Records to process: Begin

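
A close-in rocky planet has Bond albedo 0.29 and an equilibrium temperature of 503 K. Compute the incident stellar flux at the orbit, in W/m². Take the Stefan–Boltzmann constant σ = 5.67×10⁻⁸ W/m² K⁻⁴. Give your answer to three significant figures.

From S(1−α)/4 = σT⁴: S = 4σT⁴/(1−α).
The emitted flux is σT⁴ = 3630 W/m².
S = 4·3630/0.71 = 20450 W/m².

20400 W/m²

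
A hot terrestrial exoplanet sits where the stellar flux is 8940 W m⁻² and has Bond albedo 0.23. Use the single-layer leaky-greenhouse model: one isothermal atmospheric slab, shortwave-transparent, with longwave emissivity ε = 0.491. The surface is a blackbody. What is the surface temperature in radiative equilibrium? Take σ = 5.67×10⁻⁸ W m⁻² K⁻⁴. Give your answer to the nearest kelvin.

448 K

At the top of the atmosphere, σT_e⁴ = S(1−α)/4 = 1721 W m⁻², giving T_e = 417.4 K.
The surface balance (absorbed SW + ε·downward IR = σT_s⁴) with T_a⁴ = T_s⁴/2 reduces to T_s = T_e·[2/(2−ε)]^¼ = 447.8 K.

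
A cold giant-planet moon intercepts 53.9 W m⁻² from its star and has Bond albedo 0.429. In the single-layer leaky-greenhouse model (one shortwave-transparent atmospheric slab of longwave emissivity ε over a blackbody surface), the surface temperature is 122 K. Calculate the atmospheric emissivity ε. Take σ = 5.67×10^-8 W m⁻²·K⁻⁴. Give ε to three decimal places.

0.775

First, T_e = [53.90·(1−0.429)/(4σ)]^(1/4) = 107.9 K.
Inverting T_s⁴ = 2T_e⁴/(2−ε): (T_e/T_s)⁴ = 0.6126, so ε = 2(1 − 0.6126) = 0.7749.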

Records to process: End

## What is expected:
Send back exactly the lines of the listing above, beginning at the line containing "A hot terrestrial" and ending with the last. Add nothing.

## Result of this task:
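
A hot terrestrial exoplanet sits where the stellar flux is 8940 W m⁻² and has Bond albedo 0.23. Use the single-layer leaky-greenhouse model: one isothermal atmospheric slab, shortwave-transparent, with longwave emissivity ε = 0.491. The surface is a blackbody. What is the surface temperature in radiative equilibrium? Take σ = 5.67×10⁻⁸ W m⁻² K⁻⁴. Give your answer to the nearest kelvin.

448 K

At the top of the atmosphere, σT_e⁴ = S(1−α)/4 = 1721 W m⁻², giving T_e = 417.4 K.
The surface balance (absorbed SW + ε·downward IR = σT_s⁴) with T_a⁴ = T_s⁴/2 reduces to T_s = T_e·[2/(2−ε)]^¼ = 447.8 K.

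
A cold giant-planet moon intercepts 53.9 W m⁻² from its star and has Bond albedo 0.429. In the single-layer leaky-greenhouse model (one shortwave-transparent atmospheric slab of longwave emissivity ε over a blackbody surface), the surface temperature is 122 K. Calculate the atmospheric emissivity ε. Take σ = 5.67×10^-8 W m⁻²·K⁻⁴. Give ε to three decimal places.

0.775

First, T_e = [53.90·(1−0.429)/(4σ)]^(1/4) = 107.9 K.
Inverting T_s⁴ = 2T_e⁴/(2−ε): (T_e/T_s)⁴ = 0.6126, so ε = 2(1 − 0.6126) = 0.7749.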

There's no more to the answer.